(Beginning of EXERCISE DATA)

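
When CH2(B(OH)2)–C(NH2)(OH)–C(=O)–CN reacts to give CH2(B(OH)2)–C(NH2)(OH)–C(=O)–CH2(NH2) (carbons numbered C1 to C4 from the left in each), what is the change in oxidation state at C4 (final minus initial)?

Before: C4 has 1 bond to C, 3 bonds to N → oxidation state +3.
After: C4 has 1 bond to C, 2 bonds to H, 1 bond to N → oxidation state -1.
Δ = -1 − (+3) = -4, so this is a reduction at C4.

-4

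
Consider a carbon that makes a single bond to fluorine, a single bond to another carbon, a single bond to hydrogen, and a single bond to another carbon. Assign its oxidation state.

0

Bonds to more-electronegative neighbours contribute +1 each, bonds to H or metals contribute −1 each, and C–C bonds contribute 0.
The carbon has one bond to C (0), one bond to C (0), one bond to H (-1), one bond to F (+1).
Oxidation state = 0 + 0 − 1 + 1 = 0.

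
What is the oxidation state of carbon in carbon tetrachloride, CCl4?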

(End of EXERCISE DATA)

TASK DIRECTIONS:
While keeping every line the same, please copy out all the records.

COMPLETED EXERCISE:
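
When CH2(B(OH)2)–C(NH2)(OH)–C(=O)–CN reacts to give CH2(B(OH)2)–C(NH2)(OH)–C(=O)–CH2(NH2) (carbons numbered C1 to C4 from the left in each), what is the change in oxidation state at C4 (final minus initial)?

Before: C4 has 1 bond to C, 3 bonds to N → oxidation state +3.
After: C4 has 1 bond to C, 2 bonds to H, 1 bond to N → oxidation state -1.
Δ = -1 − (+3) = -4, so this is a reduction at C4.

-4

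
Consider a carbon that makes a single bond to fluorine, a single bond to another carbon, a single bond to hydrogen, and a single bond to another carbon. Assign its oxidation state.

0

Bonds to more-electronegative neighbours contribute +1 each, bonds to H or metals contribute −1 each, and C–C bonds contribute 0.
The carbon has one bond to C (0), one bond to C (0), one bond to H (-1), one bond to F (+1).
Oxidation state = 0 + 0 − 1 + 1 = 0.

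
What is the oxidation state of carbon in carbon tetrachloride, CCl4?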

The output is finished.